------ Given data ------

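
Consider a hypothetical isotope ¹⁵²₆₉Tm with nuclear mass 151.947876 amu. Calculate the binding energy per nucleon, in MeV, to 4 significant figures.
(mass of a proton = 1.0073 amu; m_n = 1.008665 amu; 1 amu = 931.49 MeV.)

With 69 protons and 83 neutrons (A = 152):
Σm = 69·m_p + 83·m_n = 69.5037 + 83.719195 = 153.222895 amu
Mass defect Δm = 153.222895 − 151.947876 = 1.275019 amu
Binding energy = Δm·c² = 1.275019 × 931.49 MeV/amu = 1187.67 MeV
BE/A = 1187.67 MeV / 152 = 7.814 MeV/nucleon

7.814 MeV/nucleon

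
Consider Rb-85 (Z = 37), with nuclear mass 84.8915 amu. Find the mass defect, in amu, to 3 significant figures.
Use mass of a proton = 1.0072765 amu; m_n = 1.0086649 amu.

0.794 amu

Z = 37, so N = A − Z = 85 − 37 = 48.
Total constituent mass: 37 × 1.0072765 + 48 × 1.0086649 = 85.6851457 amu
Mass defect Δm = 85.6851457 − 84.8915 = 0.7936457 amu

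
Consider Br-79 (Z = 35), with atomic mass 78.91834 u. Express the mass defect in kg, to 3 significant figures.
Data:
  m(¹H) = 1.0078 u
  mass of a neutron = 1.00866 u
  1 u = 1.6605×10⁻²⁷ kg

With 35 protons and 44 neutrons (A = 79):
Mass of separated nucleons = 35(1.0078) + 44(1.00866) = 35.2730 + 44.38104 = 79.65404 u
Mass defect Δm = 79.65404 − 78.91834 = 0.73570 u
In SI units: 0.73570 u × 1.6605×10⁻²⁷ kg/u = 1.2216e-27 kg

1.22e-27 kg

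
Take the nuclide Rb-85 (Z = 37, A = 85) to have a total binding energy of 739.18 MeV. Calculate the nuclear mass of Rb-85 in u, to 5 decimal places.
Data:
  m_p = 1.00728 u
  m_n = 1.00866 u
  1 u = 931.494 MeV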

------

# What you need to do
Reproduce the data exactly, altering nothing.

# Response area
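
Consider a hypothetical isotope ¹⁵²₆₉Tm with nuclear mass 151.947876 amu. Calculate the binding energy per nucleon, in MeV, to 4 significant figures.
(mass of a proton = 1.0073 amu; m_n = 1.008665 amu; 1 amu = 931.49 MeV.)

With 69 protons and 83 neutrons (A = 152):
Σm = 69·m_p + 83·m_n = 69.5037 + 83.719195 = 153.222895 amu
Mass defect Δm = 153.222895 − 151.947876 = 1.275019 amu
Binding energy = Δm·c² = 1.275019 × 931.49 MeV/amu = 1187.67 MeV
BE/A = 1187.67 MeV / 152 = 7.814 MeV/nucleon

7.814 MeV/nucleon

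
Consider Rb-85 (Z = 37), with nuclear mass 84.8915 amu. Find the mass defect, in amu, to 3 significant figures.
Use mass of a proton = 1.0072765 amu; m_n = 1.0086649 amu.

0.794 amu

Z = 37, so N = A − Z = 85 − 37 = 48.
Total constituent mass: 37 × 1.0072765 + 48 × 1.0086649 = 85.6851457 amu
Mass defect Δm = 85.6851457 − 84.8915 = 0.7936457 amu

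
Consider Br-79 (Z = 35), with atomic mass 78.91834 u. Express the mass defect in kg, to 3 significant figures.
Data:
  m(¹H) = 1.0078 u
  mass of a neutron = 1.00866 u
  1 u = 1.6605×10⁻²⁷ kg

With 35 protons and 44 neutrons (A = 79):
Mass of separated nucleons = 35(1.0078) + 44(1.00866) = 35.2730 + 44.38104 = 79.65404 u
Mass defect Δm = 79.65404 − 78.91834 = 0.73570 u
In SI units: 0.73570 u × 1.6605×10⁻²⁷ kg/u = 1.2216e-27 kg

1.22e-27 kg

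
Take the nuclide Rb-85 (Z = 37, A = 85) to have a total binding energy of 739.18 MeV. Calculate the nuclear mass of Rb-85 in u, to 5 decimal places.
Data:
  m_p = 1.00728 u
  m_n = 1.00866 u
  1 u = 931.494 MeV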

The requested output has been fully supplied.